▸ **ACTIVITY**
Set out exactly, and with nothing added, the line containing "-10, -1/4, -5/4." and every line after it through the final line of the data.

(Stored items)
=== Section Start ===
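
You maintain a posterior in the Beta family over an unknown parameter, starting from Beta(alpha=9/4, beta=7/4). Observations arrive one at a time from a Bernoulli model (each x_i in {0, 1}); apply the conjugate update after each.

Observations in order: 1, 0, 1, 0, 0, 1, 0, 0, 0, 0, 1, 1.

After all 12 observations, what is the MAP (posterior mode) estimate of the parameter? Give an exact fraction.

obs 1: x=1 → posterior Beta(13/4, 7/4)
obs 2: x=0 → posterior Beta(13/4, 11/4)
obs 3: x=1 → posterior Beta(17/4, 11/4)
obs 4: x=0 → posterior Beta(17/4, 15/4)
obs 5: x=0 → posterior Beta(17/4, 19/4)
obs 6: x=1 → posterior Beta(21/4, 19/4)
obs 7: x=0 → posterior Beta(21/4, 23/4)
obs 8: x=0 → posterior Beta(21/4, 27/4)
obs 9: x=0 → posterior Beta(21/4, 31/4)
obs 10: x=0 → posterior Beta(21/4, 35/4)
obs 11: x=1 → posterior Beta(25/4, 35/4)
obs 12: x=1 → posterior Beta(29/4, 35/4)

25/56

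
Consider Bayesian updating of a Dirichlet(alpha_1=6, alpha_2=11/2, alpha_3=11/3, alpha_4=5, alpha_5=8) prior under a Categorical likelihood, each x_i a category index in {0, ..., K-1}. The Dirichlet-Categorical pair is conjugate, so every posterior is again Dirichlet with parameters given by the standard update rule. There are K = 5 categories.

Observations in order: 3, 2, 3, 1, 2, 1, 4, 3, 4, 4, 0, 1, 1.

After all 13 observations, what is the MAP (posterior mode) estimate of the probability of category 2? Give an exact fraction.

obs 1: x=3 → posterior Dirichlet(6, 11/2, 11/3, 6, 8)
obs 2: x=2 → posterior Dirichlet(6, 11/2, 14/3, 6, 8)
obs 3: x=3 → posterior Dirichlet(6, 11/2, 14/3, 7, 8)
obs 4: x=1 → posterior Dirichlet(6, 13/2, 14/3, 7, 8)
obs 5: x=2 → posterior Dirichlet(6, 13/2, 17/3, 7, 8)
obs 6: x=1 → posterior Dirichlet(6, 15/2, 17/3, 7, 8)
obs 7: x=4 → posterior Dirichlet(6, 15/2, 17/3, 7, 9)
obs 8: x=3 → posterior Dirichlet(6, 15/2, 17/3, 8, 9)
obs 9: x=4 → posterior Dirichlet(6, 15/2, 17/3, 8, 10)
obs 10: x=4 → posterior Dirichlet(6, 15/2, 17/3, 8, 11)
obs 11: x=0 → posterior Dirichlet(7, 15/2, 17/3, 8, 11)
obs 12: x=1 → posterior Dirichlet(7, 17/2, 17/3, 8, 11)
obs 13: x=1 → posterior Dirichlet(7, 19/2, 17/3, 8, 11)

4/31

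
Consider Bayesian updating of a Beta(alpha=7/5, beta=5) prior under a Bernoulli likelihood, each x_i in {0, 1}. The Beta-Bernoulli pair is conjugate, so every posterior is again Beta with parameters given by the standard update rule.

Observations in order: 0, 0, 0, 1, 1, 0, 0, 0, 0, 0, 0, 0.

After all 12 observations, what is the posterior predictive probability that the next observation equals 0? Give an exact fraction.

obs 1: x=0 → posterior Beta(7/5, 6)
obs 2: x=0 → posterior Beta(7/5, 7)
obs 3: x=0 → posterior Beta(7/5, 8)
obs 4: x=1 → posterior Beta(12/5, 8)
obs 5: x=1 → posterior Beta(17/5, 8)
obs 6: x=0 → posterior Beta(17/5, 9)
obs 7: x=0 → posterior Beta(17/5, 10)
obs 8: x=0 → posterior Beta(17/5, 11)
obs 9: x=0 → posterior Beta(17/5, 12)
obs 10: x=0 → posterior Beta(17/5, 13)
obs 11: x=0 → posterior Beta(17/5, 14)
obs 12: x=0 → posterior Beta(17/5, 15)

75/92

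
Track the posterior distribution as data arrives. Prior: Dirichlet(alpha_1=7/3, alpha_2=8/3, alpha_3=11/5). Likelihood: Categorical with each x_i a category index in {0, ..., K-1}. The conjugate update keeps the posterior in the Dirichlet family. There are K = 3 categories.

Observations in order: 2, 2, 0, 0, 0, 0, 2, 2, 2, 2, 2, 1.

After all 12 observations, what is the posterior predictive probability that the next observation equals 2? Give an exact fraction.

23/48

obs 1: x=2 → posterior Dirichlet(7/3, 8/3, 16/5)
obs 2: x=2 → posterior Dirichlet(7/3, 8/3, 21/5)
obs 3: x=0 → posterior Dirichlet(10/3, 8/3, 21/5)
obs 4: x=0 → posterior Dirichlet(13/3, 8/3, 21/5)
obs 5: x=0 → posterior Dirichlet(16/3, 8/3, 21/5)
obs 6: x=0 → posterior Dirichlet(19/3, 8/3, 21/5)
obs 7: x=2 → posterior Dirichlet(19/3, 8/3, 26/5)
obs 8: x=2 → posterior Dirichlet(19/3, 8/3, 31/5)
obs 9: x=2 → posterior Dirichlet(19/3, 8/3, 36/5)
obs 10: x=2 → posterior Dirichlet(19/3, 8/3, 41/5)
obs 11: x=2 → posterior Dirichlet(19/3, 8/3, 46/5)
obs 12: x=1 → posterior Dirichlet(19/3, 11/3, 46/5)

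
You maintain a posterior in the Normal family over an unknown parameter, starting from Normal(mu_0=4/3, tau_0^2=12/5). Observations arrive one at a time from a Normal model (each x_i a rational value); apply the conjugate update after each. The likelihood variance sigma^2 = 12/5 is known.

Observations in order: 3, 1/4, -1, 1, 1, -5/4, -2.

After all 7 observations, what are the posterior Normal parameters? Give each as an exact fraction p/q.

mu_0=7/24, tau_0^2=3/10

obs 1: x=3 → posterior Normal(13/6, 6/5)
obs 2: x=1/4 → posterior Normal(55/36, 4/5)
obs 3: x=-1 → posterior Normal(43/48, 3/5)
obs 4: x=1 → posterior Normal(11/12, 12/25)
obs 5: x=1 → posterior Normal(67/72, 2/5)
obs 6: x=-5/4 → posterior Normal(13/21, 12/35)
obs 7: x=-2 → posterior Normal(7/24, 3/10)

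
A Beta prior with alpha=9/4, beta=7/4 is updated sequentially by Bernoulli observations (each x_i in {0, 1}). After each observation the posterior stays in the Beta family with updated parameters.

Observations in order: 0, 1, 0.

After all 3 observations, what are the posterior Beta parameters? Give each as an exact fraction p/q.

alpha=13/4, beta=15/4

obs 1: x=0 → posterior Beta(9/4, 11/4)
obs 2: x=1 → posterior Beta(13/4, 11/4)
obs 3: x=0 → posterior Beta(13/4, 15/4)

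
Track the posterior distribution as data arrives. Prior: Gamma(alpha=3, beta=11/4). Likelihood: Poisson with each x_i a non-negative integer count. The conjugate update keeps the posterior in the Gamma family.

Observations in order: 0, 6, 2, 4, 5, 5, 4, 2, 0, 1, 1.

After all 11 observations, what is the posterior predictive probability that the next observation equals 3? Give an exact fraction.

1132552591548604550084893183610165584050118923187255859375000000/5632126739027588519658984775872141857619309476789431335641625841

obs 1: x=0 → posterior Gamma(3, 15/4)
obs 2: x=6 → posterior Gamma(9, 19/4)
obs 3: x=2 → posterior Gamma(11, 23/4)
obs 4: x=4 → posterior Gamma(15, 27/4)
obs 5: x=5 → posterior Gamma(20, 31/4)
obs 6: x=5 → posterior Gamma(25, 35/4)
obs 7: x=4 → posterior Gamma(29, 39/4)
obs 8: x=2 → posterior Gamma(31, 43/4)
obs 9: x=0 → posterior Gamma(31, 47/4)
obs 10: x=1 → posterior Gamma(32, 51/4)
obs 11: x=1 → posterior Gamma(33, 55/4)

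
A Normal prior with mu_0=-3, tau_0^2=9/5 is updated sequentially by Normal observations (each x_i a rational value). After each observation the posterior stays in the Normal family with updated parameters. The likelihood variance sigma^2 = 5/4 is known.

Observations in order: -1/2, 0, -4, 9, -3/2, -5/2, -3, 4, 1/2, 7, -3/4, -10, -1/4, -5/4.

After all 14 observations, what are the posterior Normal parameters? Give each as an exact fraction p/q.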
=== Section End ===
▸ **ANSWER FOR THIS EXERCISE**
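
Observations in order: -1/2, 0, -4, 9, -3/2, -5/2, -3, 4, 1/2, 7, -3/4, -10, -1/4, -5/4.

After all 14 observations, what are the posterior Normal parameters? Give each as an exact fraction p/q.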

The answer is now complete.